* Materials provided:

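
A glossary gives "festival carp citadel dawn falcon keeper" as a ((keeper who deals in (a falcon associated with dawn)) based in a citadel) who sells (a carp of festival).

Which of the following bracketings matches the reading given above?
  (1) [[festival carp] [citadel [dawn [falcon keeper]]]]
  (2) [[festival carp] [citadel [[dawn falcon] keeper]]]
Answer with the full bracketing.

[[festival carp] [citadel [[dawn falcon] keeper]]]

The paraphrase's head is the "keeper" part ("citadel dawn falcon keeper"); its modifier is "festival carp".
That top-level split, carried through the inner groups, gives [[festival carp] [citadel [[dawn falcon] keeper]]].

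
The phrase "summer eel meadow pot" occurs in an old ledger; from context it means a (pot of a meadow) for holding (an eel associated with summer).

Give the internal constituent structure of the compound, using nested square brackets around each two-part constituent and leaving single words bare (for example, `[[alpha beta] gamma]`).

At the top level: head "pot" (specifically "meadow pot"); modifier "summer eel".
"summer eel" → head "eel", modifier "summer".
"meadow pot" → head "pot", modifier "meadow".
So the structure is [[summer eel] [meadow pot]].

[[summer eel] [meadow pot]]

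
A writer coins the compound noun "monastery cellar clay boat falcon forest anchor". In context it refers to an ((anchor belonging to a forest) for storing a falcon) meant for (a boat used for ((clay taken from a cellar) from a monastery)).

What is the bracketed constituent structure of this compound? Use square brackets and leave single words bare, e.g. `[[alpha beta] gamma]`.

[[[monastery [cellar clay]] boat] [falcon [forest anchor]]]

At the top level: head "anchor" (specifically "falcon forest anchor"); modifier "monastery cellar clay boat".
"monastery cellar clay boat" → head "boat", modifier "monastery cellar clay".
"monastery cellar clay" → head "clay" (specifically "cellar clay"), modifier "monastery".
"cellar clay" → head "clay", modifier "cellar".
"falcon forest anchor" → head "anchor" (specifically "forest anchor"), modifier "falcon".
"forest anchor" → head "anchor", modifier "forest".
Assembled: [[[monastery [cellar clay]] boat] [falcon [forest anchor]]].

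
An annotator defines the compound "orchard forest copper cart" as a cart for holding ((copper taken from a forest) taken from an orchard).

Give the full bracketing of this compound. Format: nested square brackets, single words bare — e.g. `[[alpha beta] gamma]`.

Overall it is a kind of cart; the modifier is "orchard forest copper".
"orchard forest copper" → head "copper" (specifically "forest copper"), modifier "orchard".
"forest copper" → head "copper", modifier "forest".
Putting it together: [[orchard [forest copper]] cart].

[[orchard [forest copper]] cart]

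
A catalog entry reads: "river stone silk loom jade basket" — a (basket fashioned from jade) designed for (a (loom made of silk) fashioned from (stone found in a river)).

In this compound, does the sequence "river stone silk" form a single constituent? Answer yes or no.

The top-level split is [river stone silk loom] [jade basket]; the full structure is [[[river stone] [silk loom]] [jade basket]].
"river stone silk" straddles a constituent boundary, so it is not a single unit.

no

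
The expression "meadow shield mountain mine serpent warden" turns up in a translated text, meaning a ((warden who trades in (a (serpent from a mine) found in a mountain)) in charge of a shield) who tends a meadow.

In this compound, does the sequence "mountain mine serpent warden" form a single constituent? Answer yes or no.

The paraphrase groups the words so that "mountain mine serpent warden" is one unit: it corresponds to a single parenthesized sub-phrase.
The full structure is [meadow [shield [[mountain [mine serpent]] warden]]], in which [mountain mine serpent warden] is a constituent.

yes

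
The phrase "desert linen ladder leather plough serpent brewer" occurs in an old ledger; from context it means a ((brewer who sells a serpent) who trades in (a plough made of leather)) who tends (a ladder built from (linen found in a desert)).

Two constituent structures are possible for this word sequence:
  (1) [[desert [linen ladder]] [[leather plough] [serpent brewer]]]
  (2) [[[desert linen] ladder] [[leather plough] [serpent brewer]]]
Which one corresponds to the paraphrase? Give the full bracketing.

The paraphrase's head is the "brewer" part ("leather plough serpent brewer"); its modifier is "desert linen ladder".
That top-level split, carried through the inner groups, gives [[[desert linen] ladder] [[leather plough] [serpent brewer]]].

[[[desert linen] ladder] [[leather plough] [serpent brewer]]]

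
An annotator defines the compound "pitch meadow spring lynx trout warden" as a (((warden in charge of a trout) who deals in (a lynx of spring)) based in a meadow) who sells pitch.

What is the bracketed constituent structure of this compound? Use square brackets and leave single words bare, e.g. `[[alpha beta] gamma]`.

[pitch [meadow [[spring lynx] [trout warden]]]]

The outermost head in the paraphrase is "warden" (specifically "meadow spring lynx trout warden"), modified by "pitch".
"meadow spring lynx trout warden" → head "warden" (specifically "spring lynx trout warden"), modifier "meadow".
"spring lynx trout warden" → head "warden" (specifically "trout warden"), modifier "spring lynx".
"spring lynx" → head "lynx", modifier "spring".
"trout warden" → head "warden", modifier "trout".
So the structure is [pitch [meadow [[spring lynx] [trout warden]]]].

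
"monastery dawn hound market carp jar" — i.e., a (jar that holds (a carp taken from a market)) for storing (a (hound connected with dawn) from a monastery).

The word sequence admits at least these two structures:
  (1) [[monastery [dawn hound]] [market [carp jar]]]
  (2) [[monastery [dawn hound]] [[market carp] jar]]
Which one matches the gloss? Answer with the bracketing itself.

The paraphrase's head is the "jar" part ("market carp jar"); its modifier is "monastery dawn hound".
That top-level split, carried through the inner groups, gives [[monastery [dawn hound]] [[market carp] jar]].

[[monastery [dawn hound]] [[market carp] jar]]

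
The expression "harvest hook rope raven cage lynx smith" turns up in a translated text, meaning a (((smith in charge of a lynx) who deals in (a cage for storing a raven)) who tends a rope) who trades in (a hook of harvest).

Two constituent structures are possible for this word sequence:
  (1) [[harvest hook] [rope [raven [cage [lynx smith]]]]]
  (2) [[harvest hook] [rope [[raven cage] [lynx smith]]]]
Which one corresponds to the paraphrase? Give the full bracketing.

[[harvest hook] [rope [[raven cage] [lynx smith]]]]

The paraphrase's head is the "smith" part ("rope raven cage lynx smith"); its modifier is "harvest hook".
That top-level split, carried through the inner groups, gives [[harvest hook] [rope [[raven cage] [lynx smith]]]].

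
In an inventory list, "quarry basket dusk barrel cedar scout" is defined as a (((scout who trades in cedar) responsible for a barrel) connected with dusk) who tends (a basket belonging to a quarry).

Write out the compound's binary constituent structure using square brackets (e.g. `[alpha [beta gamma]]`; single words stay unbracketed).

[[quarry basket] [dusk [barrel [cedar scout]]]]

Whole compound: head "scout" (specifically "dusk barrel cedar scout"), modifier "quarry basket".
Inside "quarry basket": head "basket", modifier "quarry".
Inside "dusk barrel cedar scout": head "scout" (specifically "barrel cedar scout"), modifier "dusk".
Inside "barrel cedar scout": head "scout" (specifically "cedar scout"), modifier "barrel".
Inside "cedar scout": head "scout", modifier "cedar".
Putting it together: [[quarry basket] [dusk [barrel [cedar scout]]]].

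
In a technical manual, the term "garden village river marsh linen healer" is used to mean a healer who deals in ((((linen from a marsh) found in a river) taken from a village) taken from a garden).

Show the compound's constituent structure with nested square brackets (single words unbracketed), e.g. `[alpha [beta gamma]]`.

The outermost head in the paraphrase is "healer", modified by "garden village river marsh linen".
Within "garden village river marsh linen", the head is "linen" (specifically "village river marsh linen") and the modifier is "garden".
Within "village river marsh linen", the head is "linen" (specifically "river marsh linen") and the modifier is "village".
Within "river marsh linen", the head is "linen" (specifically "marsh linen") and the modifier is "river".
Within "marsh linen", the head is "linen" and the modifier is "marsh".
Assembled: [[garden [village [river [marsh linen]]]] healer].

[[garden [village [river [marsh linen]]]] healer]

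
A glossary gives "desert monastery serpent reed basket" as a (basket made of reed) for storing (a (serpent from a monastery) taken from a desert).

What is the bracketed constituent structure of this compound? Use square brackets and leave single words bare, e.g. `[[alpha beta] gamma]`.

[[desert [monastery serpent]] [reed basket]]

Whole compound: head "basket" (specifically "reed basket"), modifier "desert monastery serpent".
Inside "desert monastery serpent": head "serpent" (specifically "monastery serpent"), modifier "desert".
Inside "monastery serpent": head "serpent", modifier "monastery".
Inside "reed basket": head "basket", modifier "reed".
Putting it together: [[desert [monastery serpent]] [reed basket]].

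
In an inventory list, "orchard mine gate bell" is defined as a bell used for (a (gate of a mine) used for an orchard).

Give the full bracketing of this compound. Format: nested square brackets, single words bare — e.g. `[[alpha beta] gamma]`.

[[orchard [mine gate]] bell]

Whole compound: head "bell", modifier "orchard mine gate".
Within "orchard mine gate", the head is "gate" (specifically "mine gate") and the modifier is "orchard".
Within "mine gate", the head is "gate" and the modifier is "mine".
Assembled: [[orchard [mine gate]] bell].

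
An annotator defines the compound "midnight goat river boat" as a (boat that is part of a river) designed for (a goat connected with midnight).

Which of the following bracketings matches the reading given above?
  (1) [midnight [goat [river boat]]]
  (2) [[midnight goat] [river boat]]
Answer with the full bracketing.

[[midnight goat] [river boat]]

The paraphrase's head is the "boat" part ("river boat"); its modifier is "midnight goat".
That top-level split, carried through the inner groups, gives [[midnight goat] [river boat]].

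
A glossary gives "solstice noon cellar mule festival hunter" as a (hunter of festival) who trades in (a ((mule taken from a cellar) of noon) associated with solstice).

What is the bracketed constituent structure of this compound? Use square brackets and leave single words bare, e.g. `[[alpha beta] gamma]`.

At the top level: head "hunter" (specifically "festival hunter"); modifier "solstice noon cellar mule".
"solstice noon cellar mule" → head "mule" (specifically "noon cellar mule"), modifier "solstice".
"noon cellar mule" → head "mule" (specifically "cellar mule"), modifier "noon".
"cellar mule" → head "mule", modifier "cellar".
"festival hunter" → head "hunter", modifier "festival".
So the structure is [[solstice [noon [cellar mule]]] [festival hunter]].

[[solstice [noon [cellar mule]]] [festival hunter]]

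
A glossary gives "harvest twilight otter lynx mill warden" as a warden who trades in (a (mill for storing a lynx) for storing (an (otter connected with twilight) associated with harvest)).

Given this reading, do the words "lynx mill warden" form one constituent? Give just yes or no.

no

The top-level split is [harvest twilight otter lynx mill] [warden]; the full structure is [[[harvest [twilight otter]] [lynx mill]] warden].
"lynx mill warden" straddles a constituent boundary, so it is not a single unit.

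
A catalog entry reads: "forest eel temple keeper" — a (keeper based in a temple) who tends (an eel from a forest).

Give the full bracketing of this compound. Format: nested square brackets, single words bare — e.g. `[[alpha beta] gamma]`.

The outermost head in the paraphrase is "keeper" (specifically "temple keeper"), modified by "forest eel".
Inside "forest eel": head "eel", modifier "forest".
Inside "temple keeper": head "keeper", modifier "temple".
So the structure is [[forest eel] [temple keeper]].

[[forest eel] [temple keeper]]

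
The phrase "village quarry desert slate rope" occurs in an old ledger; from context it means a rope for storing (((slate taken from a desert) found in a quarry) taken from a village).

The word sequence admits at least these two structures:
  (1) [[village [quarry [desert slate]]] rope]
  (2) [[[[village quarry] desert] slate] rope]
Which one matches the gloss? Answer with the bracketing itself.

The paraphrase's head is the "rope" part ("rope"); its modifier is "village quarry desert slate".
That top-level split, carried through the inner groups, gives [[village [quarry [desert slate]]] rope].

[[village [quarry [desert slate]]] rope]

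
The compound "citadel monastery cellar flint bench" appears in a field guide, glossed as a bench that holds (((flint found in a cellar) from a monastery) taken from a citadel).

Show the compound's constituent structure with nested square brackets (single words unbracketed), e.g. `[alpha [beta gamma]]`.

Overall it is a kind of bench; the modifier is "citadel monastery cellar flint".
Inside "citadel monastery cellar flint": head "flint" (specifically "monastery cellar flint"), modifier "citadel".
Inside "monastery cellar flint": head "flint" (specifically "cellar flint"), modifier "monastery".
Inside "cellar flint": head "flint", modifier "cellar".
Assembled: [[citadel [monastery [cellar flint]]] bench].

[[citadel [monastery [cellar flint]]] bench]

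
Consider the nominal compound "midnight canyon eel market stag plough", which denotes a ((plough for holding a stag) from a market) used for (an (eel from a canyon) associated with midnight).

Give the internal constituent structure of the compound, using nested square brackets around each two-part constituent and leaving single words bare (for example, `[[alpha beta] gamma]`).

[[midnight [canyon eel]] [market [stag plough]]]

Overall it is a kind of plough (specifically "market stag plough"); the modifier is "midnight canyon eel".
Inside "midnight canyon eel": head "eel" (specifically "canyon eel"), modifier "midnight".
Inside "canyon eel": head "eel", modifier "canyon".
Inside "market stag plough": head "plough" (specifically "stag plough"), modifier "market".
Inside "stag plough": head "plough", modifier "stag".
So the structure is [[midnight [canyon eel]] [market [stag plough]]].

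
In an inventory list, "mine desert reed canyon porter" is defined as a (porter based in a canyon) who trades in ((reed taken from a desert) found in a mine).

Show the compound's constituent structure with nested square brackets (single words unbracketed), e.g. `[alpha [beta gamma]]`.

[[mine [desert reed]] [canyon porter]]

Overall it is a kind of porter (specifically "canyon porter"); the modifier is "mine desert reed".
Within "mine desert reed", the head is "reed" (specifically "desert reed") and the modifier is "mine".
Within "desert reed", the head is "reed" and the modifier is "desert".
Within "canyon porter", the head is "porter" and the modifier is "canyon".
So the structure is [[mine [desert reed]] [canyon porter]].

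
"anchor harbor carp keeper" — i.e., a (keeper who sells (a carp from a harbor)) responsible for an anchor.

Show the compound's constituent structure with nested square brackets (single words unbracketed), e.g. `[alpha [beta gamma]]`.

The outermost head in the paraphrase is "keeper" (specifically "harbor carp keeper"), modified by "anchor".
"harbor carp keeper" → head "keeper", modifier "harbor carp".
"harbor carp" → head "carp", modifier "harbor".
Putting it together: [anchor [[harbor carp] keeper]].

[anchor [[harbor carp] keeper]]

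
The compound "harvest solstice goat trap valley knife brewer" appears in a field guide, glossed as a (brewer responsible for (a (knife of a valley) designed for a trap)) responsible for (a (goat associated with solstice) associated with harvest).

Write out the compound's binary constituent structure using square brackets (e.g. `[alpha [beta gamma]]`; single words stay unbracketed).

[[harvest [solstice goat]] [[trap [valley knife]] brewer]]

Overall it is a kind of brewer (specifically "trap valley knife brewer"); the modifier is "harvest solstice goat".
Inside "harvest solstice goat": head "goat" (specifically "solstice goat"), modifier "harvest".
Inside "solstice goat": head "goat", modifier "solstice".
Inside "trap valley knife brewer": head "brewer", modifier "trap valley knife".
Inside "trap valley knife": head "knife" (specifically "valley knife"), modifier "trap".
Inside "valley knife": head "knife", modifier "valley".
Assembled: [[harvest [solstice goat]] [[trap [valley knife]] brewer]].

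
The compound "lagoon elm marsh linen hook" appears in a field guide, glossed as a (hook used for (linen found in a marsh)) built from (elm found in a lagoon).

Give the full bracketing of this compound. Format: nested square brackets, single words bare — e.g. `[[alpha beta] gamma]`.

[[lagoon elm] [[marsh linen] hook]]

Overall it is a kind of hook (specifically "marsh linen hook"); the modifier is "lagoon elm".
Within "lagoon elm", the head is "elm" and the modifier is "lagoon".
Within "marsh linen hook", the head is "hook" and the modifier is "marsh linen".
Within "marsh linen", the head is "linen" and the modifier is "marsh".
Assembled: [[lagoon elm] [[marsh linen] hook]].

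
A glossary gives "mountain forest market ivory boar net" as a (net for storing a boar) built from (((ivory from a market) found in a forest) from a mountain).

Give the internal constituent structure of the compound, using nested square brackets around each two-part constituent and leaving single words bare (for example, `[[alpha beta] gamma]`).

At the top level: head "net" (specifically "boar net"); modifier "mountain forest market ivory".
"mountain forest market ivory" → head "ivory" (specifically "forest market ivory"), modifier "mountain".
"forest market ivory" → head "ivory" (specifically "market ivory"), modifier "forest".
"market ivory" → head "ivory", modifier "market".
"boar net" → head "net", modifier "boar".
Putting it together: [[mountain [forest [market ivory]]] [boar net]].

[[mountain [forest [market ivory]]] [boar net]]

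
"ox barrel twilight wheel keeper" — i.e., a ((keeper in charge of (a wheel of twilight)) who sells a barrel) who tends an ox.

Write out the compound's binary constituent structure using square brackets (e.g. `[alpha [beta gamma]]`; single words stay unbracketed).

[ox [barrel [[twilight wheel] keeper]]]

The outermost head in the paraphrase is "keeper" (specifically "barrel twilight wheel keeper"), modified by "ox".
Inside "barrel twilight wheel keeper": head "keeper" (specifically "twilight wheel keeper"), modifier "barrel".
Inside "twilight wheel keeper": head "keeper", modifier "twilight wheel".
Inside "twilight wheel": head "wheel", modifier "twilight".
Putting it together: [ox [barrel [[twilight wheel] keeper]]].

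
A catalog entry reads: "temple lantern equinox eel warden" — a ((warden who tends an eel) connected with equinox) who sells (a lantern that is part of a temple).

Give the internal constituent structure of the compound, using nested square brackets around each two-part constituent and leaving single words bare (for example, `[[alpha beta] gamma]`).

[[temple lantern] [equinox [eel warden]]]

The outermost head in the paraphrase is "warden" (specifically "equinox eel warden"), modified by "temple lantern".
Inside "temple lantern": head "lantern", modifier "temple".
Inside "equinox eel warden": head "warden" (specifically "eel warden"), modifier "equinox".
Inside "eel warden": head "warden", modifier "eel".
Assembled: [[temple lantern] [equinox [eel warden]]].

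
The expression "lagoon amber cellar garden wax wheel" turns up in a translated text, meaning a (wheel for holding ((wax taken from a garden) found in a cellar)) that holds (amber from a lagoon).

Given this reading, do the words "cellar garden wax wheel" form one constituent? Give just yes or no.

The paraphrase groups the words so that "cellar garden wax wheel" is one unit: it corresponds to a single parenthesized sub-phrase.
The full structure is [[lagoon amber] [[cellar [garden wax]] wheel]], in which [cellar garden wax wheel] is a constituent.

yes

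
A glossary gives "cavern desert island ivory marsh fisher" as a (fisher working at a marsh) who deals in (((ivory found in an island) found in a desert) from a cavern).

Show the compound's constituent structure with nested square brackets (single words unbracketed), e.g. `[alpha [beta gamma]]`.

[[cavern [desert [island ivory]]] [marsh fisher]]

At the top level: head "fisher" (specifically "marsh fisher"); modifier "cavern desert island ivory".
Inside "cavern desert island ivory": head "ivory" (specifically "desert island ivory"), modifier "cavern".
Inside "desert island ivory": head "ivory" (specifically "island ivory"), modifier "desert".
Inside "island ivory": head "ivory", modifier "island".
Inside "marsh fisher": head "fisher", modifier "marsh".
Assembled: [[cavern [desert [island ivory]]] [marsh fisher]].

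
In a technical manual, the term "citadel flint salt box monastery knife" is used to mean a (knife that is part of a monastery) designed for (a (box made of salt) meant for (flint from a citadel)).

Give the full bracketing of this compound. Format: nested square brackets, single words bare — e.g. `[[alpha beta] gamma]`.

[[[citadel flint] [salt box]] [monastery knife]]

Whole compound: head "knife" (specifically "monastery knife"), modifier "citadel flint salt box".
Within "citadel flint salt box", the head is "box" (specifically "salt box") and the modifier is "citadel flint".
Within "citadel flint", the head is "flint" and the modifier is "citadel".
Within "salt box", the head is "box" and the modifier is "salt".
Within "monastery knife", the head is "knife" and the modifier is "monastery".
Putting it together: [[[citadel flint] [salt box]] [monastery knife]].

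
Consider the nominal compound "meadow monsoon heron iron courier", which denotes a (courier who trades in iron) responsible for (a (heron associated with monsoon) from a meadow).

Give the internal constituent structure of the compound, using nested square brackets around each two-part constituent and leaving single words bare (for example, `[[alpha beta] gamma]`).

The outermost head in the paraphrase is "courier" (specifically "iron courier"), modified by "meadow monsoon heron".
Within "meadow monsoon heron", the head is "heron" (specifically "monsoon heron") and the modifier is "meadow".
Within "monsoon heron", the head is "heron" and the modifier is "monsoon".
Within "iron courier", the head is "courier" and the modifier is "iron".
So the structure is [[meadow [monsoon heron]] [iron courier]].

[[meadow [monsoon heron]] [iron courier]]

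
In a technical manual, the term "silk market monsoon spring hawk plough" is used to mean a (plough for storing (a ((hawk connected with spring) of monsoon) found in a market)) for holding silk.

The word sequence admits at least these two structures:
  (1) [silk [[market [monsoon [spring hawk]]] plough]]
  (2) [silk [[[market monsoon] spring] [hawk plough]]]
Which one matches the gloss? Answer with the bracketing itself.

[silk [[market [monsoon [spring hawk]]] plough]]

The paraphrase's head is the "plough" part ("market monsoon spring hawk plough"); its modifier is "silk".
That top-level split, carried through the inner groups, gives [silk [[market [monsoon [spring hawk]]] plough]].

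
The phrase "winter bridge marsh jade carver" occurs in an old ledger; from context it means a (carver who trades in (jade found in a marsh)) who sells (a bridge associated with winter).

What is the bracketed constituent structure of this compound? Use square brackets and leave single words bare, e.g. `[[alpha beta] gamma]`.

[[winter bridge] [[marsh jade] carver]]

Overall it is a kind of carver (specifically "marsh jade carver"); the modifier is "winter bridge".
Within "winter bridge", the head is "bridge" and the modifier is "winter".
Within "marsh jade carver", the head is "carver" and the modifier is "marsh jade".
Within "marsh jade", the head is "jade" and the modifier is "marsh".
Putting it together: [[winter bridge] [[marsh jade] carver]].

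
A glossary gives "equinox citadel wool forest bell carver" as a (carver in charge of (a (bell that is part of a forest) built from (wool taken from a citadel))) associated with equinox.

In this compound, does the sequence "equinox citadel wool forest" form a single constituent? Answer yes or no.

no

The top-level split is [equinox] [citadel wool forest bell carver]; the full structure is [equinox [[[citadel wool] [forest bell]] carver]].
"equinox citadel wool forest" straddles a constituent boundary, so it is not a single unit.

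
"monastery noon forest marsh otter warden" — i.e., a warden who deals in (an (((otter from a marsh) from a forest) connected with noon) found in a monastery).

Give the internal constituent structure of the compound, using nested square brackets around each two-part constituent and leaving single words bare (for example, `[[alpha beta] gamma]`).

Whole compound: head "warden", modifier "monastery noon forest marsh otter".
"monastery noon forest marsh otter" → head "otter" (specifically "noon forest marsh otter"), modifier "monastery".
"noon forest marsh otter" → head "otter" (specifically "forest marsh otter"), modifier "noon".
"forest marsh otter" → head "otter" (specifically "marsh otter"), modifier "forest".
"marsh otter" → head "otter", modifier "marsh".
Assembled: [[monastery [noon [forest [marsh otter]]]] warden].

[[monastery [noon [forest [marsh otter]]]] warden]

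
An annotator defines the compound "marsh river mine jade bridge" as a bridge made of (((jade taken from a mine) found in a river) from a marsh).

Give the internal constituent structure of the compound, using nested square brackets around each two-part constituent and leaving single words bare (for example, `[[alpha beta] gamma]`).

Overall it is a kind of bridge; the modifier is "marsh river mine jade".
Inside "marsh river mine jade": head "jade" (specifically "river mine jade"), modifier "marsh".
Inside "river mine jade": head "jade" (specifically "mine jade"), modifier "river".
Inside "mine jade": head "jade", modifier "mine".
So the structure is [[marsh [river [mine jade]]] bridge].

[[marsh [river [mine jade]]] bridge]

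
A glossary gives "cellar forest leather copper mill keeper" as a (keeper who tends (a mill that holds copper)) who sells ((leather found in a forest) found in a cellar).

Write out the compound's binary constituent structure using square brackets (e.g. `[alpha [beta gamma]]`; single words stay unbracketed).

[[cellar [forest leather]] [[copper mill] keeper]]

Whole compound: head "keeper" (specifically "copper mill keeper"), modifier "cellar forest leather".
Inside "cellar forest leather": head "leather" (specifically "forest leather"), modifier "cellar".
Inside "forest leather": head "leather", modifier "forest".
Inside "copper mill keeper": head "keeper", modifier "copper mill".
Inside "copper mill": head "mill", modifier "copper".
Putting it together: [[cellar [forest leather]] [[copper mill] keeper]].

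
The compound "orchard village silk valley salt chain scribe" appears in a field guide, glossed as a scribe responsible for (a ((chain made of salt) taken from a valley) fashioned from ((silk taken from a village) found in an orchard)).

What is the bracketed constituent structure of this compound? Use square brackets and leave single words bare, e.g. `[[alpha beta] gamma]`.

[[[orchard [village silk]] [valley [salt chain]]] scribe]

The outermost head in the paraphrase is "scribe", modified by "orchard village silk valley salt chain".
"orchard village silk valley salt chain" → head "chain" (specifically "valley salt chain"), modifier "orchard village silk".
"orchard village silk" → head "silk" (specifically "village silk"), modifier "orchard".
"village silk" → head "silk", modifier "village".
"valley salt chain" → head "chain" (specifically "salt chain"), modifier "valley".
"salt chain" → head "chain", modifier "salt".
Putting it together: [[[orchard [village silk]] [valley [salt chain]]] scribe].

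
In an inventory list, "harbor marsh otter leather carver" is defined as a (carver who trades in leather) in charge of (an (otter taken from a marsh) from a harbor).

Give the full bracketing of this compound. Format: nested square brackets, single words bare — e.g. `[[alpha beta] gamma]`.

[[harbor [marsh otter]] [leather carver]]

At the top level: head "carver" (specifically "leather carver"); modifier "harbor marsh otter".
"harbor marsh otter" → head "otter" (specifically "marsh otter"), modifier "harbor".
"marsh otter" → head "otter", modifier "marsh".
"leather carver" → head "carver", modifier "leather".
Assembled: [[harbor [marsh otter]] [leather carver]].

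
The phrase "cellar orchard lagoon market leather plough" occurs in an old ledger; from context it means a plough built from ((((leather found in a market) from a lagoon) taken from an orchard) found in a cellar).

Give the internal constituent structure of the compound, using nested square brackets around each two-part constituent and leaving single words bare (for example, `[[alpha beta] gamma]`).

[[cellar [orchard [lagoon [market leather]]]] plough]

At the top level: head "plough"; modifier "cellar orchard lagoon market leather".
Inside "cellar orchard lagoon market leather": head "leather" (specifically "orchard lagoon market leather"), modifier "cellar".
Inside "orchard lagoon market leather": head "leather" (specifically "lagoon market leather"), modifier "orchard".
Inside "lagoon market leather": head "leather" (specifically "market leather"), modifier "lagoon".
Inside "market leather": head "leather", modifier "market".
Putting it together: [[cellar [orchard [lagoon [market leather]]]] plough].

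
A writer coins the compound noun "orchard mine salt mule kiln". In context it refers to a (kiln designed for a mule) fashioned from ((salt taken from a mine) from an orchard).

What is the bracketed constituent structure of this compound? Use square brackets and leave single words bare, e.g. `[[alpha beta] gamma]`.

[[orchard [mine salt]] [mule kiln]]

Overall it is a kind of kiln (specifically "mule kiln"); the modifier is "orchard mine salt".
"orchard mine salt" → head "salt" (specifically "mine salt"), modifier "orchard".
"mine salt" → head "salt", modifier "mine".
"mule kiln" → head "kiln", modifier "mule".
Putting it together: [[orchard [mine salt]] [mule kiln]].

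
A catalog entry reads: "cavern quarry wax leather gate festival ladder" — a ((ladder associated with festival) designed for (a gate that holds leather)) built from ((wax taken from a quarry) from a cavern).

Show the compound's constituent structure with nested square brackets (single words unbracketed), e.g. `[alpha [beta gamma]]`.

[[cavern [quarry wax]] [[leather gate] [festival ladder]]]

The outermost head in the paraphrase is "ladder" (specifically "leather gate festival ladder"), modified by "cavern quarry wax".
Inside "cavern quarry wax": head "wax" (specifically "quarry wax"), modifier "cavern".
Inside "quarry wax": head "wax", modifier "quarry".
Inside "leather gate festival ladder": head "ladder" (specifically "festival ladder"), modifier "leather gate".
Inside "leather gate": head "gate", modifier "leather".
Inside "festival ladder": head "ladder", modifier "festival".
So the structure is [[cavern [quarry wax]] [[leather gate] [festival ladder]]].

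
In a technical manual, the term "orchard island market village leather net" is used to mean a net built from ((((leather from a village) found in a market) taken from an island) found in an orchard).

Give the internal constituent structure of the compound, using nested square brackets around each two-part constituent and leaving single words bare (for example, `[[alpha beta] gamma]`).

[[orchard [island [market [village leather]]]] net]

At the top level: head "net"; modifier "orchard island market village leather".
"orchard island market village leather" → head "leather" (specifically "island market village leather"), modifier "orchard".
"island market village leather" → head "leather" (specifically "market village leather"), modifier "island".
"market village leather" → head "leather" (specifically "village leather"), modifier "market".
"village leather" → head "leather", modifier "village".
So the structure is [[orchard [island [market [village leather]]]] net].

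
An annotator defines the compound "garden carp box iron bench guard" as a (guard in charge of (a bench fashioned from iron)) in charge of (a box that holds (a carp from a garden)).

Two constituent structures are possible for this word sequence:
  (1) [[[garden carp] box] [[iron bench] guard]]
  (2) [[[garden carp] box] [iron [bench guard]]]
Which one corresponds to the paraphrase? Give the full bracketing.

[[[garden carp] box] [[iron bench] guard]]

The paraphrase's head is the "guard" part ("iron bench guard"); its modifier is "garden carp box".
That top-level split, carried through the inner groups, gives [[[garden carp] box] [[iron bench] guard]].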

* Exercise goal:
Pull out every line of the entries that includes the word "defined".

* Response area:
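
In an inventory list, "quarry basket dusk barrel cedar scout" is defined as a (((scout who trades in cedar) responsible for a barrel) connected with dusk) who tends (a basket belonging to a quarry).
In an inventory list, "orchard mine gate bell" is defined as a bell used for (a (gate of a mine) used for an orchard).
In an inventory list, "mine desert reed canyon porter" is defined as a (porter based in a canyon) who trades in ((reed taken from a desert) found in a mine).
In an inventory list, "harbor marsh otter leather carver" is defined as a (carver who trades in leather) in charge of (an (otter taken from a marsh) from a harbor).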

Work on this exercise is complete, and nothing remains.